◆ What to do: Write out only the lines running from the one that contains "filesystem of 12" to the end of the material, both ends included.
(Records to use)
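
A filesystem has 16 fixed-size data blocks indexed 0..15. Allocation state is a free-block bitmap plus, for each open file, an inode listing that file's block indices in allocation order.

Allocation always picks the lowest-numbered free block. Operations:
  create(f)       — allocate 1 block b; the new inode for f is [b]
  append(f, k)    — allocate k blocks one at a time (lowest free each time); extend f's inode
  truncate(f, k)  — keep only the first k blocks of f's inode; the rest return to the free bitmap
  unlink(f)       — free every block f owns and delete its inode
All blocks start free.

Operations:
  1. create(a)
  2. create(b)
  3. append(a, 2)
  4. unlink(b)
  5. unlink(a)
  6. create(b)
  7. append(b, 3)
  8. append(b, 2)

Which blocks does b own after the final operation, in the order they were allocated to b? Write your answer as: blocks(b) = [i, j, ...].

blocks(b) = [0, 1, 2, 3, 4, 5]

after create(a) → a:[0]  free=[F...............]
after create(b) → a:[0], b:[1]  free=[FF..............]
after append(a, 2) → a:[0, 2, 3], b:[1]  free=[FFFF............]
after unlink(b) → a:[0, 2, 3]  free=[F.FF............]
after unlink(a) →   free=[................]
after create(b) → b:[0]  free=[F...............]
after append(b, 3) → b:[0, 1, 2, 3]  free=[FFFF............]
after append(b, 2) → b:[0, 1, 2, 3, 4, 5]  free=[FFFFFF..........]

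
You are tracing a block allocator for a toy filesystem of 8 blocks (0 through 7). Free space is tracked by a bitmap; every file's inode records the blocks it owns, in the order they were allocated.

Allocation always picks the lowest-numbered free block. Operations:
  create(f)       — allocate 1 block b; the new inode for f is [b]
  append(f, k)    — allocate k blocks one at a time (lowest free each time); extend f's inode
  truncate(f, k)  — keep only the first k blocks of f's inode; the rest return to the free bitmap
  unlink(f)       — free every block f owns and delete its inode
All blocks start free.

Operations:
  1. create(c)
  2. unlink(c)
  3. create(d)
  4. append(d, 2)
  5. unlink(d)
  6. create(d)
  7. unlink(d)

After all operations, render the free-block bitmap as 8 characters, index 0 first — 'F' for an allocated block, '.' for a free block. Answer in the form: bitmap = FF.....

[1] create(c) — c=0 (map F.......)
[2] unlink(c) —  (map ........)
[3] create(d) — d=0 (map F.......)
[4] append(d, 2) — d=0,1,2 (map FFF.....)
[5] unlink(d) —  (map ........)
[6] create(d) — d=0 (map F.......)
[7] unlink(d) —  (map ........)

bitmap = ........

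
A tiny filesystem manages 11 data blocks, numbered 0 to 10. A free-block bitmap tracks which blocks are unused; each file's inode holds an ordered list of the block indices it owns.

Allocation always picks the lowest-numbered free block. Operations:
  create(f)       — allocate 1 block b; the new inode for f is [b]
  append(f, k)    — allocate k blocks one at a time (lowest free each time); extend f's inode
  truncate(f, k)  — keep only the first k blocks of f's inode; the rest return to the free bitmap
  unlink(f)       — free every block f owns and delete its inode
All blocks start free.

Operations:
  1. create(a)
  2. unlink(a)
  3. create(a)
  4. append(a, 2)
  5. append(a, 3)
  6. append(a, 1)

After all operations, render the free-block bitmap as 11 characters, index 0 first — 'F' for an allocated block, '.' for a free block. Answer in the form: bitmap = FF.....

create(a): bitmap=F.......... | a=[0]
unlink(a): bitmap=........... | 
create(a): bitmap=F.......... | a=[0]
append(a, 2): bitmap=FFF........ | a=[0, 1, 2]
append(a, 3): bitmap=FFFFFF..... | a=[0, 1, 2, 3, 4, 5]
append(a, 1): bitmap=FFFFFFF.... | a=[0, 1, 2, 3, 4, 5, 6]

bitmap = FFFFFFF....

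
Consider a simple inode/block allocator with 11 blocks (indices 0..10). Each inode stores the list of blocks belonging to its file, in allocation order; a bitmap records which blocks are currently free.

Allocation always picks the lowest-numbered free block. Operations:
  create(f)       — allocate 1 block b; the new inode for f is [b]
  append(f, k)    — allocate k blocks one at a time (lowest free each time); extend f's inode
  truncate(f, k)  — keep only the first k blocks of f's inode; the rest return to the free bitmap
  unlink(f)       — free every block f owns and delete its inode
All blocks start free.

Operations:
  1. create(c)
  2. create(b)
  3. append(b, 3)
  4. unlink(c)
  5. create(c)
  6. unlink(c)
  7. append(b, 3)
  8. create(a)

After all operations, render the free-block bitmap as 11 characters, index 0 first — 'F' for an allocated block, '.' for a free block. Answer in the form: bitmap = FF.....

[1] create(c) — c=0 (map F..........)
[2] create(b) — b=1 c=0 (map FF.........)
[3] append(b, 3) — b=1,2,3,4 c=0 (map FFFFF......)
[4] unlink(c) — b=1,2,3,4 (map .FFFF......)
[5] create(c) — b=1,2,3,4 c=0 (map FFFFF......)
[6] unlink(c) — b=1,2,3,4 (map .FFFF......)
[7] append(b, 3) — b=1,2,3,4,0,5,6 (map FFFFFFF....)
[8] create(a) — a=7 b=1,2,3,4,0,5,6 (map FFFFFFFF...)

bitmap = FFFFFFFF...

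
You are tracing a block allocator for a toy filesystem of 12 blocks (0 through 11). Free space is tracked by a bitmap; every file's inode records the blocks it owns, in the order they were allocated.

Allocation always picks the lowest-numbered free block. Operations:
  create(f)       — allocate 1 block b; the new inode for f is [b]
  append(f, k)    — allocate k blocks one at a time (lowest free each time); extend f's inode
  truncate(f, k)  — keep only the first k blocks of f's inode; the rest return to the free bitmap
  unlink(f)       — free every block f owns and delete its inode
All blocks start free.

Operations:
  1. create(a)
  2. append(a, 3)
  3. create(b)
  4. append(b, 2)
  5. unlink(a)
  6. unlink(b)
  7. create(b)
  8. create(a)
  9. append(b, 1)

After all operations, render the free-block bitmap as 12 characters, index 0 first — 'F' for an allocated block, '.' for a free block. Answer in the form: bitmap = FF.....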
(End Records to use)
◆ Solution to this task:
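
You are tracing a block allocator for a toy filesystem of 12 blocks (0 through 11). Free space is tracked by a bitmap; every file's inode records the blocks it owns, in the order they were allocated.

Allocation always picks the lowest-numbered free block. Operations:
  create(f)       — allocate 1 block b; the new inode for f is [b]
  append(f, k)    — allocate k blocks one at a time (lowest free each time); extend f's inode
  truncate(f, k)  — keep only the first k blocks of f's inode; the rest return to the free bitmap
  unlink(f)       — free every block f owns and delete its inode
All blocks start free.

Operations:
  1. create(a)
  2. append(a, 3)
  3. create(b)
  4. append(b, 2)
  5. unlink(a)
  6. unlink(b)
  7. create(b)
  8. create(a)
  9. append(b, 1)

After all operations, render the free-block bitmap as 12 characters, index 0 first — 'F' for an allocated block, '.' for a free block. Answer in the form: bitmap = FF.....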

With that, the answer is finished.